Stored dataset items:

=======

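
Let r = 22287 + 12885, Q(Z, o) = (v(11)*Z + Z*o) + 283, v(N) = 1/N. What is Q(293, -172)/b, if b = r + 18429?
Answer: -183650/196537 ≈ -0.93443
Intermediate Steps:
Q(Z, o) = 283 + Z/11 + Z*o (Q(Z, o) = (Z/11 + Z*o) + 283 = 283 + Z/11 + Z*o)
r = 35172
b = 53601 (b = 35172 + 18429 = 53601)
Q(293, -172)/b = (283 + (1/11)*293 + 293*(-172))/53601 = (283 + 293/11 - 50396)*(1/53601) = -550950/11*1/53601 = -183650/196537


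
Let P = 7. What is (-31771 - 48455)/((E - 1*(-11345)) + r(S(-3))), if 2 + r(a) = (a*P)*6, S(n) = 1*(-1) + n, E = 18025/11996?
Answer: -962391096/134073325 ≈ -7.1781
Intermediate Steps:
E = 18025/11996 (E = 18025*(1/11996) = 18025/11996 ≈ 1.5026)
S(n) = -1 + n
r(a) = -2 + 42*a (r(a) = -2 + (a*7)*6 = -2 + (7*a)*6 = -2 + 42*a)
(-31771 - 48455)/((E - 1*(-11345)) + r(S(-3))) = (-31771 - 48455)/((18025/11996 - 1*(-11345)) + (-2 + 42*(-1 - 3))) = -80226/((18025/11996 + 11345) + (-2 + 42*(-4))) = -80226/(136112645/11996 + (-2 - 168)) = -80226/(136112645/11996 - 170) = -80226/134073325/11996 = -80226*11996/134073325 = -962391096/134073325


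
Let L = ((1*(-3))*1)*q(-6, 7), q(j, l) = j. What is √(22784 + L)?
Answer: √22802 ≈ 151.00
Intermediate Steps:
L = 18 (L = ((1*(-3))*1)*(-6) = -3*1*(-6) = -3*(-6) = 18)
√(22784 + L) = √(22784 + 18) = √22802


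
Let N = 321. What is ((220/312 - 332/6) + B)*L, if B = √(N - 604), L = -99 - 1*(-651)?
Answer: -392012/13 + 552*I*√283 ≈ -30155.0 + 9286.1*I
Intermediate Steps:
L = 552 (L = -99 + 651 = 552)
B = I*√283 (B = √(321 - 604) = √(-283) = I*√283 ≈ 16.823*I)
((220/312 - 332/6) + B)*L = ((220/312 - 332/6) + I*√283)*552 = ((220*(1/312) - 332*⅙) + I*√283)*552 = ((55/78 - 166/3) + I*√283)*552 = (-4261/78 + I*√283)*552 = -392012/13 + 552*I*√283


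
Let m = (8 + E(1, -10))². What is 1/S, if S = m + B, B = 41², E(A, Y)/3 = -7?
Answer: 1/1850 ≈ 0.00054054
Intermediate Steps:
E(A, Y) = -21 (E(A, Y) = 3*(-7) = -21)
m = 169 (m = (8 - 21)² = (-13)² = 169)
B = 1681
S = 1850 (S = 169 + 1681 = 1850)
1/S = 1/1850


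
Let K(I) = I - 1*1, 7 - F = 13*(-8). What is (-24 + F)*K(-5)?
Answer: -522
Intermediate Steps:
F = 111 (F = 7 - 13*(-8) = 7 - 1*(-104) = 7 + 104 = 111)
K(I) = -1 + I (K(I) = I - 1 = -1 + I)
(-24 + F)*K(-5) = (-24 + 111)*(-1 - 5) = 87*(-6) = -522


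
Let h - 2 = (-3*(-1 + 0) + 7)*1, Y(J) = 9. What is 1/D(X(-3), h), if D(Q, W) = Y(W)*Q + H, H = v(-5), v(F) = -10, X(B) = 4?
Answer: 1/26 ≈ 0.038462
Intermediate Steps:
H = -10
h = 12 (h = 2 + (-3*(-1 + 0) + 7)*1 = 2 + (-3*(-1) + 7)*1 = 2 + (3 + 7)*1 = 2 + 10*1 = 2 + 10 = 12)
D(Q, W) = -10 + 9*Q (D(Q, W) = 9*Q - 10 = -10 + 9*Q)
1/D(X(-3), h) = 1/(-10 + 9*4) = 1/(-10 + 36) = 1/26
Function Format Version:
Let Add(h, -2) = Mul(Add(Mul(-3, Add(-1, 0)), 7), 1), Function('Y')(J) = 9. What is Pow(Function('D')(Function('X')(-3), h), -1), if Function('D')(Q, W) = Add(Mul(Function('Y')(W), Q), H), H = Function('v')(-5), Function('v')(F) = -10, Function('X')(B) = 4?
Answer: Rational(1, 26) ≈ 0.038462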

=======

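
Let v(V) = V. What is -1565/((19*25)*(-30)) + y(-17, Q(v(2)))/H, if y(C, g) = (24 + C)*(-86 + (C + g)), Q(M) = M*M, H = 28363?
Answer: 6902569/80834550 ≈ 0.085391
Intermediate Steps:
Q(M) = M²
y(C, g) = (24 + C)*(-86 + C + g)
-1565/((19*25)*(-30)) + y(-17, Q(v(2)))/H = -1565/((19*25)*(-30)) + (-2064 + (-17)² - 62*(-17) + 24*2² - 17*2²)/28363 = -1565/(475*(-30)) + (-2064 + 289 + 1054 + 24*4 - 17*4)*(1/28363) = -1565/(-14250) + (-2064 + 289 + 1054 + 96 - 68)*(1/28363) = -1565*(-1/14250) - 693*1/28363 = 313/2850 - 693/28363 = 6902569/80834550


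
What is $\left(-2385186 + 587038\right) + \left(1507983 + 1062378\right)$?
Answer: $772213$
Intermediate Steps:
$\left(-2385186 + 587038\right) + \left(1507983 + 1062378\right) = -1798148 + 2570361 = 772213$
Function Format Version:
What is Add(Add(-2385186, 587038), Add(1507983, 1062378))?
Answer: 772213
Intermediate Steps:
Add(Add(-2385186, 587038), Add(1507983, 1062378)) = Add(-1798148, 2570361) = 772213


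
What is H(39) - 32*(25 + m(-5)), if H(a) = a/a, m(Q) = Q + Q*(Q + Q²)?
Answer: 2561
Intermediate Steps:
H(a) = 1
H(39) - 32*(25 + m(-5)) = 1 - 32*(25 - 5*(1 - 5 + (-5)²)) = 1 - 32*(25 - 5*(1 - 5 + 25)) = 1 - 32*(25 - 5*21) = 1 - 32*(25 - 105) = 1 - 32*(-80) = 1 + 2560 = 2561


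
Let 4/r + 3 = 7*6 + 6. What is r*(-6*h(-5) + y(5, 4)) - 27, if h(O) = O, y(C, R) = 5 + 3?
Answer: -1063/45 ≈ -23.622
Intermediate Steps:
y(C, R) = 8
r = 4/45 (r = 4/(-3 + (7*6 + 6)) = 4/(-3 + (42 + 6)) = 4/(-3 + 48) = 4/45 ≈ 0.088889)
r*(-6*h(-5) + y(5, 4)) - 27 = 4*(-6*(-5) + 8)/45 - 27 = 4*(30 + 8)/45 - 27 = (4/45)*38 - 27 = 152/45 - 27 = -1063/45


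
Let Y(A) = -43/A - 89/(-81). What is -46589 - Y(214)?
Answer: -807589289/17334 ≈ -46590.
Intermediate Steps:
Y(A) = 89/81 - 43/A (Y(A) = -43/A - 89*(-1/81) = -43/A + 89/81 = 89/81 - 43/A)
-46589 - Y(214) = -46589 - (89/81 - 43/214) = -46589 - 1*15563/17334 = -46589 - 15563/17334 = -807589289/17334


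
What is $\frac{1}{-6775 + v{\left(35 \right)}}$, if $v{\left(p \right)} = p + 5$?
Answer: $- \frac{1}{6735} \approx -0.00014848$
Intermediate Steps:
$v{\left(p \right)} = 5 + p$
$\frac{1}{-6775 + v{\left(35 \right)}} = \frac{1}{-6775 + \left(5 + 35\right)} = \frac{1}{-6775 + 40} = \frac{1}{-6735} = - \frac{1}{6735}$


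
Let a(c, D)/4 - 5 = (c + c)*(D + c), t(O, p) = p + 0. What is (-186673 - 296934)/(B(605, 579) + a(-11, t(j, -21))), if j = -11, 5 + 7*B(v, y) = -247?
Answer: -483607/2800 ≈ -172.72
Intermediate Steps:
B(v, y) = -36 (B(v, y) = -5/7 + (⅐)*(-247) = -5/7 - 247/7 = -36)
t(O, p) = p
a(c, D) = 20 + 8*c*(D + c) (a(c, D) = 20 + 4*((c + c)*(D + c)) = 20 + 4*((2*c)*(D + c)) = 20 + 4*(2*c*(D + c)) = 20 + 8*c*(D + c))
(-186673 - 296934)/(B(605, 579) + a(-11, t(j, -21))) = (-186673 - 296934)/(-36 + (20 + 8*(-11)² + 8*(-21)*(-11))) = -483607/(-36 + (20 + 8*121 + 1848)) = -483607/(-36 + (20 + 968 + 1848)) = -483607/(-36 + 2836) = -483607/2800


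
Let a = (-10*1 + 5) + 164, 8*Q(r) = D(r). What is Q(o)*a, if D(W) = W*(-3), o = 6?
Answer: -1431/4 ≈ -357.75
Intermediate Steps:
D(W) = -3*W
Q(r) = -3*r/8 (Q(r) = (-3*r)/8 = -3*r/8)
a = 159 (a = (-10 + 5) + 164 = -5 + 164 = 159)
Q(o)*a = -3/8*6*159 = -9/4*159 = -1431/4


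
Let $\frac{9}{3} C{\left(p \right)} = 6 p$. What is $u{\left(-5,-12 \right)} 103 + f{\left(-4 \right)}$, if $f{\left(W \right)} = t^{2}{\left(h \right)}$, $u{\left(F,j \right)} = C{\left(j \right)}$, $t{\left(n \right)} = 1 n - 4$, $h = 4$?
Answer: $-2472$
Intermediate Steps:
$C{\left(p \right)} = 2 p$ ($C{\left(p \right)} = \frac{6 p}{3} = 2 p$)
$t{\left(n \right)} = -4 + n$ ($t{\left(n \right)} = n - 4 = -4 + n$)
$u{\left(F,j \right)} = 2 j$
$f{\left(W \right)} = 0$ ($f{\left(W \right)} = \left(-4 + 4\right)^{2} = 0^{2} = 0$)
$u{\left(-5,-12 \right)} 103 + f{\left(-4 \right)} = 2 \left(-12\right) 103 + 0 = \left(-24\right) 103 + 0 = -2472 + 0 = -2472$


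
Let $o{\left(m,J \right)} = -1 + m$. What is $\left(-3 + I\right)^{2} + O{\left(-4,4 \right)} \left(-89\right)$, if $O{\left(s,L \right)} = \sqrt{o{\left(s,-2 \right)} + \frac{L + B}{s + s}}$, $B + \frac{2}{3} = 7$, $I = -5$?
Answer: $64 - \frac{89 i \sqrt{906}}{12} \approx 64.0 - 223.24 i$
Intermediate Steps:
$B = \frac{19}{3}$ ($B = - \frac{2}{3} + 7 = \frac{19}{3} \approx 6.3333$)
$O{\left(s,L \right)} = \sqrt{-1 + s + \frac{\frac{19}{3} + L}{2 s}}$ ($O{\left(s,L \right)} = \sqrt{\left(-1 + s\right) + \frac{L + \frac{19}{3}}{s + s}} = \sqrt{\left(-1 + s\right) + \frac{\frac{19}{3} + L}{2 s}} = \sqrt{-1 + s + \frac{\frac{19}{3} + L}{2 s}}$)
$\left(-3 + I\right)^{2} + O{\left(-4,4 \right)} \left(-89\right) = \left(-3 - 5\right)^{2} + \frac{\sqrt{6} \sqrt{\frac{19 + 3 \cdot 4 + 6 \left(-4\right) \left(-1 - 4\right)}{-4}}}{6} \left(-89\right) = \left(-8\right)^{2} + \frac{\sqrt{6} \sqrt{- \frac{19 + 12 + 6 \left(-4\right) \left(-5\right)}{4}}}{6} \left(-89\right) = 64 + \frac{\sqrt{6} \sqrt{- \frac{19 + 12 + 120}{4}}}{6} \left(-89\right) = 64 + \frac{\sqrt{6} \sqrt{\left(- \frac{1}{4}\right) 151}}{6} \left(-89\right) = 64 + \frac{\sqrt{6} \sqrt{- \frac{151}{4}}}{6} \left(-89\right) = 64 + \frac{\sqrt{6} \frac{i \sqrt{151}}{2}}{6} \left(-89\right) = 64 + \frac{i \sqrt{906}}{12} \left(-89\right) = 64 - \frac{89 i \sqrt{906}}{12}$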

=======

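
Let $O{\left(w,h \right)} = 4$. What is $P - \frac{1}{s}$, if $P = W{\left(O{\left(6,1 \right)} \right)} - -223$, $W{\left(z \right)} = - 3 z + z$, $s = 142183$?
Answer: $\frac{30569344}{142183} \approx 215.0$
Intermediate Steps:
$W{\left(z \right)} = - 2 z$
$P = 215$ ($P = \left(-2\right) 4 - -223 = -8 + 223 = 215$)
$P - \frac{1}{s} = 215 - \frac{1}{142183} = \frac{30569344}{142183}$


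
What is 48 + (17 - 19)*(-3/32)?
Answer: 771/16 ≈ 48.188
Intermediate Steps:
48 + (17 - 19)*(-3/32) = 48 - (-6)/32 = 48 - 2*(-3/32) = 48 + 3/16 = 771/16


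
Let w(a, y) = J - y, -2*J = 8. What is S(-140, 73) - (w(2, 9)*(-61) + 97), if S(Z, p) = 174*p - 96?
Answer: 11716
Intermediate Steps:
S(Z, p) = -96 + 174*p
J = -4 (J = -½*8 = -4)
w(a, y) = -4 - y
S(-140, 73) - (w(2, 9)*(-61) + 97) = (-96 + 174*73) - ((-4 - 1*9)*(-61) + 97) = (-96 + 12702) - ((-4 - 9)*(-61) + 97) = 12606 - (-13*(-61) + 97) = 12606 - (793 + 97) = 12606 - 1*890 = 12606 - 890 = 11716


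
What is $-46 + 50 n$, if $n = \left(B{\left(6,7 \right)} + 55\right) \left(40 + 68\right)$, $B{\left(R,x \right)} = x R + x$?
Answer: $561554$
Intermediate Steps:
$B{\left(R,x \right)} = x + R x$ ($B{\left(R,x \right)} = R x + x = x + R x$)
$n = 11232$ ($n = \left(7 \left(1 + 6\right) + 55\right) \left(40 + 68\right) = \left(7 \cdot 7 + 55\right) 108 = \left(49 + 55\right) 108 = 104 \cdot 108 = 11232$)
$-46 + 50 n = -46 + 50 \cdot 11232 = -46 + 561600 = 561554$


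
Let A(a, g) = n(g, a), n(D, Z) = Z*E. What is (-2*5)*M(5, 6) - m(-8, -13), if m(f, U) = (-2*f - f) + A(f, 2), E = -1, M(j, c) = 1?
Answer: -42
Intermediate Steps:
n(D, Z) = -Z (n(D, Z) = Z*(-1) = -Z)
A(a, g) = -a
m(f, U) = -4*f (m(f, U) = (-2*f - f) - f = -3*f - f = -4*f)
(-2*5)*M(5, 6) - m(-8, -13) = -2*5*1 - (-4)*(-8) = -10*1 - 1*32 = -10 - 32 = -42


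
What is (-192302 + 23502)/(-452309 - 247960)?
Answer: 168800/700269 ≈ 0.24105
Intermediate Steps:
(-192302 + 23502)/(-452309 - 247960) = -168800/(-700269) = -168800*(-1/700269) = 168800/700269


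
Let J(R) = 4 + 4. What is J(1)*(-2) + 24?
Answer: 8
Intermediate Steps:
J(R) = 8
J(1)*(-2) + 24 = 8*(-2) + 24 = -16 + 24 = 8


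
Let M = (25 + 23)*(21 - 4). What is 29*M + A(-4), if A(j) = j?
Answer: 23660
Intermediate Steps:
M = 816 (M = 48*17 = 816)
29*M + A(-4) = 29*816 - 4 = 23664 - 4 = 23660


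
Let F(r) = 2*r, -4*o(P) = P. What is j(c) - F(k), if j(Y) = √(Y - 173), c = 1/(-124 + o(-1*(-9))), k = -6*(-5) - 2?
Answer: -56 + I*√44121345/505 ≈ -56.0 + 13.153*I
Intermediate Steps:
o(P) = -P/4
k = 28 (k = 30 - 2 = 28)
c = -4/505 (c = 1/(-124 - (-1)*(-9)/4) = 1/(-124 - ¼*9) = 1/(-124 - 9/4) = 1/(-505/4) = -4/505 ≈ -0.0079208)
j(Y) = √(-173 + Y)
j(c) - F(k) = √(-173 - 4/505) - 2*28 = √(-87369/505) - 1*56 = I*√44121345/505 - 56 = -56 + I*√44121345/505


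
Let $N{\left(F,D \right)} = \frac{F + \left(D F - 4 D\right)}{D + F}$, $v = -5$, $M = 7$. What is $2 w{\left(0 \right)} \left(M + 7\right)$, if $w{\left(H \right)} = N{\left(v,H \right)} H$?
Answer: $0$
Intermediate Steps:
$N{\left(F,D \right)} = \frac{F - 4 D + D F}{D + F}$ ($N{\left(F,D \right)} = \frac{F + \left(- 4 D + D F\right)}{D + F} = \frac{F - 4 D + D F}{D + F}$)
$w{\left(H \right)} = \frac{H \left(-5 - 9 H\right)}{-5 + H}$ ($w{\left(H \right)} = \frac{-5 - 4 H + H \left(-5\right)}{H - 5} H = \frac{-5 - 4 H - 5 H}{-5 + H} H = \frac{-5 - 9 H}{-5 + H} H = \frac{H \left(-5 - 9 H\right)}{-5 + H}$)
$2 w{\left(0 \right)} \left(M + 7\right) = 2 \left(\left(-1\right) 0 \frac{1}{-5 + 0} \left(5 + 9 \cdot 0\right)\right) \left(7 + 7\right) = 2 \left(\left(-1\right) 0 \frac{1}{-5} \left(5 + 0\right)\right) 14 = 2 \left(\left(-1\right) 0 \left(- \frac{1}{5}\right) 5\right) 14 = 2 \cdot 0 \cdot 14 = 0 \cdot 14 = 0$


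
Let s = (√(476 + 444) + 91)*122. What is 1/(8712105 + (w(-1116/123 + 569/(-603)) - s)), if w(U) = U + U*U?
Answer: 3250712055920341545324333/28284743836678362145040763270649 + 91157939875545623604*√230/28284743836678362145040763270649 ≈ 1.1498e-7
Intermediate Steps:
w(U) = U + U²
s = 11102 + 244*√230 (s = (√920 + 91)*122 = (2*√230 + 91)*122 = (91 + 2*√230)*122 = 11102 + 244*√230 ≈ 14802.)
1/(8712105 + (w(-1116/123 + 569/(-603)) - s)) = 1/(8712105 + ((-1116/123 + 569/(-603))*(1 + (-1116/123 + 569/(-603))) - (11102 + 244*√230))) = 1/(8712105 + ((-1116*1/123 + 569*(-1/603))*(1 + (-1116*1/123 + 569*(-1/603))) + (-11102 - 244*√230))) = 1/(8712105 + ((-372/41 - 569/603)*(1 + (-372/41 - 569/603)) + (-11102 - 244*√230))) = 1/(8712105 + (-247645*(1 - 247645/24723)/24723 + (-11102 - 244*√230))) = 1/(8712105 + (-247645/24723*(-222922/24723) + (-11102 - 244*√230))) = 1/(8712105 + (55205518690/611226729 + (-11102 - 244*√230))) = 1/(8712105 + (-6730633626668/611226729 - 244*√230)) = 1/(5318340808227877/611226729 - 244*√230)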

=======

▶ Work request:
Look back at the data above. Transcribe exactly the lines starting at the line that contains "Let P = 7. What" and ending at the line that contains "Answer: -962391096/134073325 ≈ -7.1781".

▶ Response:
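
Let P = 7. What is (-31771 - 48455)/((E - 1*(-11345)) + r(S(-3))), if 2 + r(a) = (a*P)*6, S(n) = 1*(-1) + n, E = 18025/11996?
Answer: -962391096/134073325 ≈ -7.1781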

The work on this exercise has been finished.